### Goal of the exercise
Go through the lines below, tally those that include the word "What", and give only the tally.

### Exercise data
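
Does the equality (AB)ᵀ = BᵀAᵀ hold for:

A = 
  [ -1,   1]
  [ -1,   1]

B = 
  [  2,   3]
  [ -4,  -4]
Yes

(AB)ᵀ = 
  [ -6,  -6]
  [ -7,  -7]

BᵀAᵀ = 
  [ -6,  -6]
  [ -7,  -7]

Both sides are equal — this is the standard identity (AB)ᵀ = BᵀAᵀ, which holds for all A, B.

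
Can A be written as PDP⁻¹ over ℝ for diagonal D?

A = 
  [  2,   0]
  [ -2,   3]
Yes

tr(A) = 5, det(A) = 6
Characteristic polynomial: λ² - tr(A)λ + det(A) = λ² - 5λ + 6
λ² - 5λ + 6 = (λ - 2)(λ - 3)
Eigenvalues: 3, 2
λ=2: alg. mult. = 1, geom. mult. = 2 - rank(A - (2)I) = 2 - 1 = 1
λ=3: alg. mult. = 1, geom. mult. = 2 - rank(A - (3)I) = 2 - 1 = 1
Sum of geometric multiplicities equals n, so A has n independent eigenvectors.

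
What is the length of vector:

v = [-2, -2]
2.828

||v||₂ = √((-2)² + (-2)²) = √8 = 2.828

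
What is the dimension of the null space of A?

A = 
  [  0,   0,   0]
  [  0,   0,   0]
nullity(A) = 3

Row reduce:
(no row operations needed)
REF = 
  [  0,   0,   0]
  [  0,   0,   0]
Pivot columns: none → 0 pivots.
rank(A) = 0, so nullity(A) = 3 - 0 = 3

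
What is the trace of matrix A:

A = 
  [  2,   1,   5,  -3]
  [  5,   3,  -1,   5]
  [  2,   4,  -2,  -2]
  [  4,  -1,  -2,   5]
8

tr(A) = 2 + 3 + -2 + 5 = 8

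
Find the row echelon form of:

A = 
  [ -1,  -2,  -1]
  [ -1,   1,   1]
Row operations:
R2 → R2 - (1)·R1

Resulting echelon form:
REF = 
  [ -1,  -2,  -1]
  [  0,   3,   2]

Rank = 2 (number of non-zero pivot rows).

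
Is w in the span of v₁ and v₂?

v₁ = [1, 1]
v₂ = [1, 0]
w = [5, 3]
Yes

Form the augmented matrix and row-reduce:
[v₁|v₂|w] = 
  [  1,   1,   5]
  [  1,   0,   3]
R2 → R2 - (1)·R1
REF = 
  [  1,   1,   5]
  [  0,  -1,  -2]

No row of the form [0 0 | nonzero], so the system is consistent. Back-substitution gives c₁ = 3, c₂ = 2: w = (3)·v₁ + (2)·v₂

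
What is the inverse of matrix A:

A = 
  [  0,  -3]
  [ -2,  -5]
det(A) = (0)(-5) - (-3)(-2) = -6
For a 2×2 matrix, A⁻¹ = (1/det(A)) · [[d, -b], [-c, a]]
    = (-1/6) · [[-5, 3], [2, 0]]

A⁻¹ = 
  [ 5/6, -1/2]
  [-1/3,    0]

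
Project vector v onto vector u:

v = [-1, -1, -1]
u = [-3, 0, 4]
v·u = (-1)(-3) + (-1)(0) + (-1)(4) = -1
u·u = (-3)² + (0)² + (4)² = 25
proj_u(v) = (v·u / u·u) × u = (-1/25) × u

proj_u(v) = [3/25, 0, -4/25]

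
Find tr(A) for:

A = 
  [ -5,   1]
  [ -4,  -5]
-10

tr(A) = -5 + -5 = -10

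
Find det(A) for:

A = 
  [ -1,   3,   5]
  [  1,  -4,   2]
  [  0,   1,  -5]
Cofactor expansion along row 1:
det(A) = (-1)·((-4)(-5) - (2)(1)) - (3)·((1)(-5) - (2)(0)) + (5)·((1)(1) - (-4)(0))
  = (-1)(18) - (3)(-5) + (5)(1)
  = 2

det(A) = 2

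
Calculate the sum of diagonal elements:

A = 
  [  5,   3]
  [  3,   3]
8

tr(A) = 5 + 3 = 8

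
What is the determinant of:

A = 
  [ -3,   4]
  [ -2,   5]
-7

For a 2×2 matrix, det = ad - bc = (-3)(5) - (4)(-2) = -7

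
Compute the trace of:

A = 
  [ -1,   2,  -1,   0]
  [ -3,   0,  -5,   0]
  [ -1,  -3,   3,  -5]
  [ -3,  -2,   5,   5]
7

tr(A) = -1 + 0 + 3 + 5 = 7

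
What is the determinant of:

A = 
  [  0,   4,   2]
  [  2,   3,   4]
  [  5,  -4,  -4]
66

Cofactor expansion along row 1:
det(A) = (0)·((3)(-4) - (4)(-4)) - (4)·((2)(-4) - (4)(5)) + (2)·((2)(-4) - (3)(5))
  = (0)(4) - (4)(-28) + (2)(-23)
  = 66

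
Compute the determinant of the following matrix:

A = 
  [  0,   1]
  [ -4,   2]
4

For a 2×2 matrix, det = ad - bc = (0)(2) - (1)(-4) = 4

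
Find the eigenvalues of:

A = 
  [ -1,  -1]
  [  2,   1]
tr(A) = 0, det(A) = 1
Characteristic polynomial: λ² - tr(A)λ + det(A) = λ² + 1
λ² + 1 = 0  ⇒  λ = (0 ± √((0)² - 4·(1)))/2 = (0 ± √(-4))/2
  = i,  -i

λ = i, -i  (≈ 0 + 1i, 0 - 1i)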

### Your solution
6